BEGIN DATASET ENTRIES

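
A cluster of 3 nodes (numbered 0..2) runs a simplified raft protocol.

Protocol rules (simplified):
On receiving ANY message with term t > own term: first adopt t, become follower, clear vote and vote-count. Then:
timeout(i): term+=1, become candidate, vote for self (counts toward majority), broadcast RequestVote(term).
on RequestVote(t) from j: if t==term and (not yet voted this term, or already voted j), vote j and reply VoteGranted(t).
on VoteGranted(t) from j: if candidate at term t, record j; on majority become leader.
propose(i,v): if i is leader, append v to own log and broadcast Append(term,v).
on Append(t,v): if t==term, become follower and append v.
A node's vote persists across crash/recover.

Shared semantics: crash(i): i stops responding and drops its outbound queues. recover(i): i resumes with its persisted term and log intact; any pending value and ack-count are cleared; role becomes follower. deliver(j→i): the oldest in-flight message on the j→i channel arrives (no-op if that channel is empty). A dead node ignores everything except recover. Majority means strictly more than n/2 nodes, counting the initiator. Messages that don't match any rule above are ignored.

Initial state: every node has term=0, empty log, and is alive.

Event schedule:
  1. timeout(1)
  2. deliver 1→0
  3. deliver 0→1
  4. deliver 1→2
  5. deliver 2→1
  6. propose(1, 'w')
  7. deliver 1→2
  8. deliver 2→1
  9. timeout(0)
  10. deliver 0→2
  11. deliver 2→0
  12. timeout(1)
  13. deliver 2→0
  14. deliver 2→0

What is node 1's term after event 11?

1

1. timeout(1):  <1:cand t1 ->
2. deliver 1→0:  <0:foll t1 ->
3. deliver 0→1:  <1:lead t1 ->
4. deliver 1→2:  <2:foll t1 ->
5. deliver 2→1:  nop
6. propose(1,'w'):  <1:lead t1 w>
7. deliver 1→2:  <2:foll t1 w>
8. deliver 2→1:  nop
9. timeout(0):  <0:cand t2 ->
10. deliver 0→2:  <2:foll t2 w>
11. deliver 2→0:  <0:lead t2 ->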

END DATASET ENTRIES

#### [PROMPT]
What lines of the listing contain the word "nodes"? Copy them all.

#### [RESPONSE]
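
A cluster of 3 nodes (numbered 0..2) runs a simplified raft protocol.
Shared semantics: crash(i): i stops responding and drops its outbound queues. recover(i): i resumes with its persisted term and log intact; any pending value and ack-count are cleared; role becomes follower. deliver(j→i): the oldest in-flight message on the j→i channel arrives (no-op if that channel is empty). A dead node ignores everything except recover. Majority means strictly more than n/2 nodes, counting the initiator. Messages that don't match any rule above are ignored.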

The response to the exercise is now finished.